**What you should do:** Search the listing below for the word "SUBVC" and return each line that contains it.

**Data listing:**

+ + + + + + +

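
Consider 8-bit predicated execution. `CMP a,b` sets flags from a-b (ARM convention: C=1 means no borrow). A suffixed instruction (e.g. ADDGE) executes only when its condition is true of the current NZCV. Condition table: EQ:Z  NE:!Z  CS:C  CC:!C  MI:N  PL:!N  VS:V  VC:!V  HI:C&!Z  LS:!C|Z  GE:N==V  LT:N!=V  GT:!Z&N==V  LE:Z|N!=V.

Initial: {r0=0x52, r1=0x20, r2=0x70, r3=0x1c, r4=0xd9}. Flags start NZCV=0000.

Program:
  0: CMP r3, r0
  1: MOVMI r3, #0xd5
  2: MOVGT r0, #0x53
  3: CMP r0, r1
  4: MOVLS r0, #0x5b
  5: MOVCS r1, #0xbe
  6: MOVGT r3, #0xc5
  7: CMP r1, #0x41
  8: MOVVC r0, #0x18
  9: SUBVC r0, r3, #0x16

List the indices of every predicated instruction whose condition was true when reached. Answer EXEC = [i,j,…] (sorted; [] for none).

EXEC = [1,5,6]

[0] flags=1000 → (cmp)
[1] flags=1000 MI?T → r3=0xd5
[2] flags=1000 GT?F → skip
[3] flags=0010 → (cmp)
[4] flags=0010 LS?F → skip
[5] flags=0010 CS?T → r1=0xbe
[6] flags=0010 GT?T → r3=0xc5
[7] flags=0011 → (cmp)
[8] flags=0011 VC?F → skip
[9] flags=0011 VC?F → skip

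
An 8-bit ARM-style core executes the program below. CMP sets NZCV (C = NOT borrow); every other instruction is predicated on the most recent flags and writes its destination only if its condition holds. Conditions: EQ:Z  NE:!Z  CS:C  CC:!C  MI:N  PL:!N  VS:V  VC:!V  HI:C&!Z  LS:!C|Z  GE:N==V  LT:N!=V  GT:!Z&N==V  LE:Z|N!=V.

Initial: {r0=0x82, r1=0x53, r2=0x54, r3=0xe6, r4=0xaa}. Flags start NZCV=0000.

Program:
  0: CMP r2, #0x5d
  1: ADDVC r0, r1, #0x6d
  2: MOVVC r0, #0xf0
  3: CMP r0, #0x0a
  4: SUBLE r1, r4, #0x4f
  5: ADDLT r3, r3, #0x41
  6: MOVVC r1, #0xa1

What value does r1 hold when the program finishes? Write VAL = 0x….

[0] flags=1000 → (cmp)
[1] flags=1000 VC?T → r0=0xc0
[2] flags=1000 VC?T → r0=0xf0
[3] flags=1010 → (cmp)
[4] flags=1010 LE?T → r1=0x5b
[5] flags=1010 LT?T → r3=0x27
[6] flags=1010 VC?T → r1=0xa1

VAL = 0xa1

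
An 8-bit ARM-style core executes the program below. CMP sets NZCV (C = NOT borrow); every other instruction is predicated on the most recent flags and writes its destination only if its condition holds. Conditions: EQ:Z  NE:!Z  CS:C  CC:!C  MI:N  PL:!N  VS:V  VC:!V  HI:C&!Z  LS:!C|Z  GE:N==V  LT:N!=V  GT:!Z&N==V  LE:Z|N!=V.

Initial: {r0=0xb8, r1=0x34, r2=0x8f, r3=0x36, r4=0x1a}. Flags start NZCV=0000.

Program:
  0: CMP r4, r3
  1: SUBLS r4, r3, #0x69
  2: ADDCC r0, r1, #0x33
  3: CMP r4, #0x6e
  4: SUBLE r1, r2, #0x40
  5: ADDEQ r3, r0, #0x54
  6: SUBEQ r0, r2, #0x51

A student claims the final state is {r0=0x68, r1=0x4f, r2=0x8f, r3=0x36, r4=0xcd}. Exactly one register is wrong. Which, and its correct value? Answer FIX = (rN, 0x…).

FIX = (r0, 0x67)

[0] flags=1000 → (cmp)
[1] flags=1000 LS?T → r4=0xcd
[2] flags=1000 CC?T → r0=0x67
[3] flags=0011 → (cmp)
[4] flags=0011 LE?T → r1=0x4f
[5] flags=0011 EQ?F → skip
[6] flags=0011 EQ?F → skip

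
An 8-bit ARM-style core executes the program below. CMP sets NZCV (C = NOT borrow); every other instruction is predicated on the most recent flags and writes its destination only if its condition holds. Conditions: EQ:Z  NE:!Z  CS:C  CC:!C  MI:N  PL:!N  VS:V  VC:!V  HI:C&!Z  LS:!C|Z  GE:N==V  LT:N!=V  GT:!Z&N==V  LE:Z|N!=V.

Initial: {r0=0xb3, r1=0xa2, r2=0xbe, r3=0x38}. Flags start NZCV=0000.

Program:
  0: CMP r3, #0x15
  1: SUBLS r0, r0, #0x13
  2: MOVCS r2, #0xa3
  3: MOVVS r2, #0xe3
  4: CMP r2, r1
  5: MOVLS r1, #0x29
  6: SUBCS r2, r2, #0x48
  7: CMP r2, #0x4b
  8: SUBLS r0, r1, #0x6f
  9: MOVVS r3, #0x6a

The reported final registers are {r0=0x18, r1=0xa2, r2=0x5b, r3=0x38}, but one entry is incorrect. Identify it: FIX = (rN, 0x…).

[0] flags=0010 → (cmp)
[1] flags=0010 LS?F → skip
[2] flags=0010 CS?T → r2=0xa3
[3] flags=0010 VS?F → skip
[4] flags=0010 → (cmp)
[5] flags=0010 LS?F → skip
[6] flags=0010 CS?T → r2=0x5b
[7] flags=0010 → (cmp)
[8] flags=0010 LS?F → skip
[9] flags=0010 VS?F → skip

FIX = (r0, 0xb3)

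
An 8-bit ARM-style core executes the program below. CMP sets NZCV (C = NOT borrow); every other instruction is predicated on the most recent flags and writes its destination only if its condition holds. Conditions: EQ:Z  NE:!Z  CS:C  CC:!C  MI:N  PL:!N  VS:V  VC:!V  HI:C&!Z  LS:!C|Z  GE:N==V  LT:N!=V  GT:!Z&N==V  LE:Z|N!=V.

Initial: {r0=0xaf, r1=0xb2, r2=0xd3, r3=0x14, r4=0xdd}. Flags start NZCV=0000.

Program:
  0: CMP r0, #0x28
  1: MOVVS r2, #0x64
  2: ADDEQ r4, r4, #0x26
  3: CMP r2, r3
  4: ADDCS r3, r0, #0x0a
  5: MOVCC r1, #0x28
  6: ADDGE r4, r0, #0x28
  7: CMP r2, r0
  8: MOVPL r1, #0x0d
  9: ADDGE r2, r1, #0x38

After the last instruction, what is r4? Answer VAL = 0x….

0: ✓ CMP  NZCV=1010
1: · MOVVS
2: · ADDEQ
3: ✓ CMP  NZCV=1010
4: ✓ ADDCS  r3←0xb9
5: · MOVCC
6: · ADDGE
7: ✓ CMP  NZCV=0010
8: ✓ MOVPL  r1←0x0d
9: ✓ ADDGE  r2←0x45

VAL = 0xdd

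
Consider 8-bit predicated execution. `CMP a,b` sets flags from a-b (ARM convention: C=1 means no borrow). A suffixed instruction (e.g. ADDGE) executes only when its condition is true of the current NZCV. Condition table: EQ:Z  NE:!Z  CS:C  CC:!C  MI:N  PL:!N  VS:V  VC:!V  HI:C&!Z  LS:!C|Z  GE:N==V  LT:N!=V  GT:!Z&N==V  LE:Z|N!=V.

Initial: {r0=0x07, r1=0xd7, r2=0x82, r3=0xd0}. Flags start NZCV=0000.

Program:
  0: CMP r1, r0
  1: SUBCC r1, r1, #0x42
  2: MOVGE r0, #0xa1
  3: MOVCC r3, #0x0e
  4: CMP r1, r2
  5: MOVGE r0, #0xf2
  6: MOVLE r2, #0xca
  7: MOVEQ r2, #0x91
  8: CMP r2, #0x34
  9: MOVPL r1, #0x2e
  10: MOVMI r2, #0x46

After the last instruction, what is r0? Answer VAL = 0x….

VAL = 0xf2

[0] flags=1010 → (cmp)
[1] flags=1010 CC?F → skip
[2] flags=1010 GE?F → skip
[3] flags=1010 CC?F → skip
[4] flags=0010 → (cmp)
[5] flags=0010 GE?T → r0=0xf2
[6] flags=0010 LE?F → skip
[7] flags=0010 EQ?F → skip
[8] flags=0011 → (cmp)
[9] flags=0011 PL?T → r1=0x2e
[10] flags=0011 MI?F → skip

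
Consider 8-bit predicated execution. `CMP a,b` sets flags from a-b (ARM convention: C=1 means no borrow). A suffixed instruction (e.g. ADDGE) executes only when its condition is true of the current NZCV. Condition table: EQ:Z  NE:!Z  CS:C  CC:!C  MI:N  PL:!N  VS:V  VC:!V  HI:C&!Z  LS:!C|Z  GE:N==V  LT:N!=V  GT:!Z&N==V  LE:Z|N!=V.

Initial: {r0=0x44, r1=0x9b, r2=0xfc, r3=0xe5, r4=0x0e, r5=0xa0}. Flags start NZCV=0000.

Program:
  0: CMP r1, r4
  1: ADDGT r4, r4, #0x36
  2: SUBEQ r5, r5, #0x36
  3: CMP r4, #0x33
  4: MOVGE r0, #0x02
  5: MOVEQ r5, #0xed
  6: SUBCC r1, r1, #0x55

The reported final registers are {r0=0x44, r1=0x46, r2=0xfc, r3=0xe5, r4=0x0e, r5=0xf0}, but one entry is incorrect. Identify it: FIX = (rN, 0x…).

[0] flags=1010 → (cmp)
[1] flags=1010 GT?F → skip
[2] flags=1010 EQ?F → skip
[3] flags=1000 → (cmp)
[4] flags=1000 GE?F → skip
[5] flags=1000 EQ?F → skip
[6] flags=1000 CC?T → r1=0x46

FIX = (r5, 0xa0)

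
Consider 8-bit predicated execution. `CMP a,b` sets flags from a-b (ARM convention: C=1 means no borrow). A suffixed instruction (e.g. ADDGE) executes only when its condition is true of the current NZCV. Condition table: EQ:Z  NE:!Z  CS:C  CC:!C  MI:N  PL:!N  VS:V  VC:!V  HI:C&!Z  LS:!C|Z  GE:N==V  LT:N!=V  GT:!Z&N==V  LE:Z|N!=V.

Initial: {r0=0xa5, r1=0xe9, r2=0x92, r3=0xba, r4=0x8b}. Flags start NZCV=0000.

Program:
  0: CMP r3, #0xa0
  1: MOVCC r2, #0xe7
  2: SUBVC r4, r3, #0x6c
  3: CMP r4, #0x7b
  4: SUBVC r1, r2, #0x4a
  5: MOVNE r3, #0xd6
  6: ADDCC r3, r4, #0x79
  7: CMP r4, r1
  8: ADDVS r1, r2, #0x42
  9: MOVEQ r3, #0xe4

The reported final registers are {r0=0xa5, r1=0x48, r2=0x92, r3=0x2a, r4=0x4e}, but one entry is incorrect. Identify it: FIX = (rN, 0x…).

[0] flags=0010 → (cmp)
[1] flags=0010 CC?F → skip
[2] flags=0010 VC?T → r4=0x4e
[3] flags=1000 → (cmp)
[4] flags=1000 VC?T → r1=0x48
[5] flags=1000 NE?T → r3=0xd6
[6] flags=1000 CC?T → r3=0xc7
[7] flags=0010 → (cmp)
[8] flags=0010 VS?F → skip
[9] flags=0010 EQ?F → skip

FIX = (r3, 0xc7)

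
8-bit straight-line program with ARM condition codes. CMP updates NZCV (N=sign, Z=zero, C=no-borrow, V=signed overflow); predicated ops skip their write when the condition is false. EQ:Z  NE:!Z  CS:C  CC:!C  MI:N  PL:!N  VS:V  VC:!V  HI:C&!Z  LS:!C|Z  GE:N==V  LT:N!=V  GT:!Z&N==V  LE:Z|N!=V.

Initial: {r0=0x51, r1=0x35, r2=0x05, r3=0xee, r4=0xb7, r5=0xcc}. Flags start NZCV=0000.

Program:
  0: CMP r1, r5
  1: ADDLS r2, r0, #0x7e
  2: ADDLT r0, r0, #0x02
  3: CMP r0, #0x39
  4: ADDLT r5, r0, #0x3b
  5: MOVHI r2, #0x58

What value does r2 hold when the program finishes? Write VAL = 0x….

VAL = 0x58

0: ✓ CMP  NZCV=0000
1: ✓ ADDLS  r2←0xcf
2: · ADDLT
3: ✓ CMP  NZCV=0010
4: · ADDLT
5: ✓ MOVHI  r2←0x58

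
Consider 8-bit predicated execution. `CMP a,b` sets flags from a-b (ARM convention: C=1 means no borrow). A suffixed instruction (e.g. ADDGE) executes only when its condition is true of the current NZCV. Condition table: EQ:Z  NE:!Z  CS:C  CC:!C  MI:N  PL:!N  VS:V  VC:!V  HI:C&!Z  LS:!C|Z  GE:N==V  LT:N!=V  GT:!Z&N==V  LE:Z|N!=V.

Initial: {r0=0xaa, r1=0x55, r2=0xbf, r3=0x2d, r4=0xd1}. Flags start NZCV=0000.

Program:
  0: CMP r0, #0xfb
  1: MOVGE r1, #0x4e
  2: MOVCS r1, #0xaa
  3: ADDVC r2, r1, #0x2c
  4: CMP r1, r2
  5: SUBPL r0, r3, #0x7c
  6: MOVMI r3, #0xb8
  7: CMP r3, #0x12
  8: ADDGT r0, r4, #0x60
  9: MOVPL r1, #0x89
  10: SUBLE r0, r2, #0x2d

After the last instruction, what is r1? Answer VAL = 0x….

0: ✓ CMP  NZCV=1000
1: · MOVGE
2: · MOVCS
3: ✓ ADDVC  r2←0x81
4: ✓ CMP  NZCV=1001
5: · SUBPL
6: ✓ MOVMI  r3←0xb8
7: ✓ CMP  NZCV=1010
8: · ADDGT
9: · MOVPL
10: ✓ SUBLE  r0←0x54

VAL = 0x55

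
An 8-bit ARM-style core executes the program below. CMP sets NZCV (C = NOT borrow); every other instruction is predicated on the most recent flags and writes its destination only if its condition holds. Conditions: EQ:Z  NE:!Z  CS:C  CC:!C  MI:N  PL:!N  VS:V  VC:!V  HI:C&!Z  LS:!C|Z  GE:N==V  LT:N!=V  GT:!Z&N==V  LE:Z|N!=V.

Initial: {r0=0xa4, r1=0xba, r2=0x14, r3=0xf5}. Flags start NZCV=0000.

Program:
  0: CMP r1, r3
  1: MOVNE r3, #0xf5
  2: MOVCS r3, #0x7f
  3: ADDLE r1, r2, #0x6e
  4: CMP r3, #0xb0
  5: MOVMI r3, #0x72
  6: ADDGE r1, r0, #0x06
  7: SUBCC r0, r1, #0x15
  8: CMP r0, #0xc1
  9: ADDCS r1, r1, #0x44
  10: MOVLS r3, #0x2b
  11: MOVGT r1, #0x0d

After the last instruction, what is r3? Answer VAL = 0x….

[0] flags=1000 → (cmp)
[1] flags=1000 NE?T → r3=0xf5
[2] flags=1000 CS?F → skip
[3] flags=1000 LE?T → r1=0x82
[4] flags=0010 → (cmp)
[5] flags=0010 MI?F → skip
[6] flags=0010 GE?T → r1=0xaa
[7] flags=0010 CC?F → skip
[8] flags=1000 → (cmp)
[9] flags=1000 CS?F → skip
[10] flags=1000 LS?T → r3=0x2b
[11] flags=1000 GT?F → skip

VAL = 0x2b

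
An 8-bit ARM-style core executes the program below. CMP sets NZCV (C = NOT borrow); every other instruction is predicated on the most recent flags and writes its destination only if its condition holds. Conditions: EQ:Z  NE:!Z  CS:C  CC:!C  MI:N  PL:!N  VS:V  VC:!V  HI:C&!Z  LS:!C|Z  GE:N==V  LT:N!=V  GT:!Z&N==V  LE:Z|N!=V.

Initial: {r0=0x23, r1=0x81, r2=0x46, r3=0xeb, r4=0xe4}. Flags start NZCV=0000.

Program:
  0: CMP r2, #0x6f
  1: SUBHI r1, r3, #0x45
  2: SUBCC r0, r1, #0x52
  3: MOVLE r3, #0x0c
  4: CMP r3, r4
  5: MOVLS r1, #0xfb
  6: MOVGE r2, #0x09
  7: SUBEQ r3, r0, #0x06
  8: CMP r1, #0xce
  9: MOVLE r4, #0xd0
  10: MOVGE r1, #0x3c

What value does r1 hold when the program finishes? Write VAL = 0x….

0: ✓ CMP  NZCV=1000
1: · SUBHI
2: ✓ SUBCC  r0←0x2f
3: ✓ MOVLE  r3←0x0c
4: ✓ CMP  NZCV=0000
5: ✓ MOVLS  r1←0xfb
6: ✓ MOVGE  r2←0x09
7: · SUBEQ
8: ✓ CMP  NZCV=0010
9: · MOVLE
10: ✓ MOVGE  r1←0x3c

VAL = 0x3c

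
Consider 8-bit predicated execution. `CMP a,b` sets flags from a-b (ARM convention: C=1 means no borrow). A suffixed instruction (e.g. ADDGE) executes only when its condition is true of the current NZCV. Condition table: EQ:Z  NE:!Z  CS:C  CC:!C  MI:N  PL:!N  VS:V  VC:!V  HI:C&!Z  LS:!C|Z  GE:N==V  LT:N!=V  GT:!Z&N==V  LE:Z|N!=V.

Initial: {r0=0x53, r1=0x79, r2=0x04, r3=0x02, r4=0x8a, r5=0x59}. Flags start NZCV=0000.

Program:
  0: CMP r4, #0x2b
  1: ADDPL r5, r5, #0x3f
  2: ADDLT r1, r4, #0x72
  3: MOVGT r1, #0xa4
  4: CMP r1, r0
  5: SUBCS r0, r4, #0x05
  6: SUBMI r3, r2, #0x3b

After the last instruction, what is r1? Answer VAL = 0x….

VAL = 0xfc

0: ✓ CMP  NZCV=0011
1: ✓ ADDPL  r5←0x98
2: ✓ ADDLT  r1←0xfc
3: · MOVGT
4: ✓ CMP  NZCV=1010
5: ✓ SUBCS  r0←0x85
6: ✓ SUBMI  r3←0xc9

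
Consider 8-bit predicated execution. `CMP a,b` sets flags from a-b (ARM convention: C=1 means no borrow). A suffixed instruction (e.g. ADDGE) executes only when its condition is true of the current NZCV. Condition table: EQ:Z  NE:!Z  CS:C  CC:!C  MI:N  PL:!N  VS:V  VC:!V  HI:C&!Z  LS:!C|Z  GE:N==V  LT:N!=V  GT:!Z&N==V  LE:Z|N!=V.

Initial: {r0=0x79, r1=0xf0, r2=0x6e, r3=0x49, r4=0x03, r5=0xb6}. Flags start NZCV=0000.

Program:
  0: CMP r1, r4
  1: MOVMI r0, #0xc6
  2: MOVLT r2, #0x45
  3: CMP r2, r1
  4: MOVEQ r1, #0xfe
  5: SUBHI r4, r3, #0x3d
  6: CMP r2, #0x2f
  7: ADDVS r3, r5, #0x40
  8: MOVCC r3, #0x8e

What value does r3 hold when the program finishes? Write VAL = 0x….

VAL = 0x49

0: ✓ CMP  NZCV=1010
1: ✓ MOVMI  r0←0xc6
2: ✓ MOVLT  r2←0x45
3: ✓ CMP  NZCV=0000
4: · MOVEQ
5: · SUBHI
6: ✓ CMP  NZCV=0010
7: · ADDVS
8: · MOVCC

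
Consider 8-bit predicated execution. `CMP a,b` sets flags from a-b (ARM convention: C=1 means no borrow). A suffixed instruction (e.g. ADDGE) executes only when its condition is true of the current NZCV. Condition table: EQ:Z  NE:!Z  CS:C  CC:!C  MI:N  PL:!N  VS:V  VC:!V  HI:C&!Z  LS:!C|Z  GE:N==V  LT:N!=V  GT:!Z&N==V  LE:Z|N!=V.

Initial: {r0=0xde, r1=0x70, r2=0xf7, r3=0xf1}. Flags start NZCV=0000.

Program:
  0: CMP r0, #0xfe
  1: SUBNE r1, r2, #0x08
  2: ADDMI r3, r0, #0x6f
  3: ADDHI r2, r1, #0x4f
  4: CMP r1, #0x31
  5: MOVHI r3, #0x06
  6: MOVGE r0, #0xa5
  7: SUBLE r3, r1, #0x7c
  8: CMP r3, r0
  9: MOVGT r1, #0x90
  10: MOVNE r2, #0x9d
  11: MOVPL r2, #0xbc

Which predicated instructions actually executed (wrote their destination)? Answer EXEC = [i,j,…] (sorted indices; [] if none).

EXEC = [1,2,5,7,9,10]

[0] flags=1000 → (cmp)
[1] flags=1000 NE?T → r1=0xef
[2] flags=1000 MI?T → r3=0x4d
[3] flags=1000 HI?F → skip
[4] flags=1010 → (cmp)
[5] flags=1010 HI?T → r3=0x06
[6] flags=1010 GE?F → skip
[7] flags=1010 LE?T → r3=0x73
[8] flags=1001 → (cmp)
[9] flags=1001 GT?T → r1=0x90
[10] flags=1001 NE?T → r2=0x9d
[11] flags=1001 PL?F → skip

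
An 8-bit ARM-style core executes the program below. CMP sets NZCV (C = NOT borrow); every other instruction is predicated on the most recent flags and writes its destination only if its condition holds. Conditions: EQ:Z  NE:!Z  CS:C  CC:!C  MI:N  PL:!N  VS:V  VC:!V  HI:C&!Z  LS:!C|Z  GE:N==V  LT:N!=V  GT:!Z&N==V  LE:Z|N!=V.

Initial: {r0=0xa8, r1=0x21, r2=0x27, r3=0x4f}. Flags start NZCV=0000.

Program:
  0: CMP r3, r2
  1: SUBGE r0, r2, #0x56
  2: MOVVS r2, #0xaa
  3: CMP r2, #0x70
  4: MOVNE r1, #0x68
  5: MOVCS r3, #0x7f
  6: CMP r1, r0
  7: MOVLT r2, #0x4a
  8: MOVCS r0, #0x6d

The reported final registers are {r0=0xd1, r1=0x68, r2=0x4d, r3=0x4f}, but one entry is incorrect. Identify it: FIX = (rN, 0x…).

[0] flags=0010 → (cmp)
[1] flags=0010 GE?T → r0=0xd1
[2] flags=0010 VS?F → skip
[3] flags=1000 → (cmp)
[4] flags=1000 NE?T → r1=0x68
[5] flags=1000 CS?F → skip
[6] flags=1001 → (cmp)
[7] flags=1001 LT?F → skip
[8] flags=1001 CS?F → skip

FIX = (r2, 0x27)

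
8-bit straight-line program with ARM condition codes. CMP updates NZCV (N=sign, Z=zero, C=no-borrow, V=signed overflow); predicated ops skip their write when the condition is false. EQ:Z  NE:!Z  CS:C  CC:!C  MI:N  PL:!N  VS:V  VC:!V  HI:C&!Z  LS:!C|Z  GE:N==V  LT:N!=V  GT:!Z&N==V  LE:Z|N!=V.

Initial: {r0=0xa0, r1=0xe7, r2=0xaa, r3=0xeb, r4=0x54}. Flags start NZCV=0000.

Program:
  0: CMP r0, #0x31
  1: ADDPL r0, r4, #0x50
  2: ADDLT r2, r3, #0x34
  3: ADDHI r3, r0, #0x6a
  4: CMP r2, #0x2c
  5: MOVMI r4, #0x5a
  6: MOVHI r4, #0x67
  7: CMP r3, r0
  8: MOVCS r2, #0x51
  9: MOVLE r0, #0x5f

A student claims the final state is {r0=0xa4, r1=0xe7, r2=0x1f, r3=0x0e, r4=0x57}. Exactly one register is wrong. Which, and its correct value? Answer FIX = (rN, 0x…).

[0] flags=0011 → (cmp)
[1] flags=0011 PL?T → r0=0xa4
[2] flags=0011 LT?T → r2=0x1f
[3] flags=0011 HI?T → r3=0x0e
[4] flags=1000 → (cmp)
[5] flags=1000 MI?T → r4=0x5a
[6] flags=1000 HI?F → skip
[7] flags=0000 → (cmp)
[8] flags=0000 CS?F → skip
[9] flags=0000 LE?F → skip

FIX = (r4, 0x5a)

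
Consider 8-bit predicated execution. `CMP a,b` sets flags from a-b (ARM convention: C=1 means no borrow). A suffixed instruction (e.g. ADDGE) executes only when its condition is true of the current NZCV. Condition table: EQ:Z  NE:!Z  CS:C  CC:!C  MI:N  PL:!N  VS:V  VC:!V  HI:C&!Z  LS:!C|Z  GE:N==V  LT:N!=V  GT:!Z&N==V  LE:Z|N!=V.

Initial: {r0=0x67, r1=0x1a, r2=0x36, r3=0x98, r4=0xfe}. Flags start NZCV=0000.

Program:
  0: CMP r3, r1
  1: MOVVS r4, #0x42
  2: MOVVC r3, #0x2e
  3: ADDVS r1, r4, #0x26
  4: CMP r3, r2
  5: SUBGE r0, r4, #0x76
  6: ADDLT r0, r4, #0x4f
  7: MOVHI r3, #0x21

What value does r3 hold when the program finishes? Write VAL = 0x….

[0] flags=0011 → (cmp)
[1] flags=0011 VS?T → r4=0x42
[2] flags=0011 VC?F → skip
[3] flags=0011 VS?T → r1=0x68
[4] flags=0011 → (cmp)
[5] flags=0011 GE?F → skip
[6] flags=0011 LT?T → r0=0x91
[7] flags=0011 HI?T → r3=0x21

VAL = 0x21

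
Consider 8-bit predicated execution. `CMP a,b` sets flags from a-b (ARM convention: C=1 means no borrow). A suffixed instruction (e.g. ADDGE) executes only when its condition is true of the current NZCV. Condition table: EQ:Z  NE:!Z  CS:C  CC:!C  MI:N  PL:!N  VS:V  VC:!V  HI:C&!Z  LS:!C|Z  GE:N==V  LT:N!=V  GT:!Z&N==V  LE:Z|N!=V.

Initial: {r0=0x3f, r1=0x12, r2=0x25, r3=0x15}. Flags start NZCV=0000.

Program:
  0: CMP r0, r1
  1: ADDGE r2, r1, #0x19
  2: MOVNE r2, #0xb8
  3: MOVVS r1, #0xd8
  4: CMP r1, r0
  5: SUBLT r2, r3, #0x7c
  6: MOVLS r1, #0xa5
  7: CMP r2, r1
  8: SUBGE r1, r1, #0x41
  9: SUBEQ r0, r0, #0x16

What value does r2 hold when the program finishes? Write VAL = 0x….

0: ✓ CMP  NZCV=0010
1: ✓ ADDGE  r2←0x2b
2: ✓ MOVNE  r2←0xb8
3: · MOVVS
4: ✓ CMP  NZCV=1000
5: ✓ SUBLT  r2←0x99
6: ✓ MOVLS  r1←0xa5
7: ✓ CMP  NZCV=1000
8: · SUBGE
9: · SUBEQ

VAL = 0x99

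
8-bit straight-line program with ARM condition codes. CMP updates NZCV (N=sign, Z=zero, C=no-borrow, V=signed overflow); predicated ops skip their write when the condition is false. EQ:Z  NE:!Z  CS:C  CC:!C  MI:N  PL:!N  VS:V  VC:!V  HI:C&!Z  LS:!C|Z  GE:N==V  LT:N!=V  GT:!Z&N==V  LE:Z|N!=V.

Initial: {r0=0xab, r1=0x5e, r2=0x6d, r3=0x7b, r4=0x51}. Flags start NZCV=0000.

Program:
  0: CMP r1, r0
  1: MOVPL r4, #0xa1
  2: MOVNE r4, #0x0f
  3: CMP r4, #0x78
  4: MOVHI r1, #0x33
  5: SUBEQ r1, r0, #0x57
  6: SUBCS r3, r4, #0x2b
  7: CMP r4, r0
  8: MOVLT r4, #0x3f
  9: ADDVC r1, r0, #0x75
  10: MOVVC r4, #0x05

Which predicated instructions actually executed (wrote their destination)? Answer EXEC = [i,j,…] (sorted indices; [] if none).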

+ + + + + + +

**Task result:**
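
  9: SUBVC r0, r3, #0x16
  2: SUBVC r4, r3, #0x6c
  4: SUBVC r1, r2, #0x4a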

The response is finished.